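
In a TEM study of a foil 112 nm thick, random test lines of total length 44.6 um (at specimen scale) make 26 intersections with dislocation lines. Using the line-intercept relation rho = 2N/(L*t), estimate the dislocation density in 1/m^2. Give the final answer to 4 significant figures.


rho = 2N / (L * t)
L = 44.6 um = 4.46e-05 m, t = 112 nm = 1.12e-07 m
rho = 2 * 26 / (4.46e-05 * 1.12e-07)
rho = 1.041e+13 1/m^2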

___

## Exercise prompt
All of the lines above should be returned exactly as written.

## Answer for the task
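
In a TEM study of a foil 112 nm thick, random test lines of total length 44.6 um (at specimen scale) make 26 intersections with dislocation lines. Using the line-intercept relation rho = 2N/(L*t), estimate the dislocation density in 1/m^2. Give the final answer to 4 significant figures.


rho = 2N / (L * t)
L = 44.6 um = 4.46e-05 m, t = 112 nm = 1.12e-07 m
rho = 2 * 26 / (4.46e-05 * 1.12e-07)
rho = 1.041e+13 1/m^2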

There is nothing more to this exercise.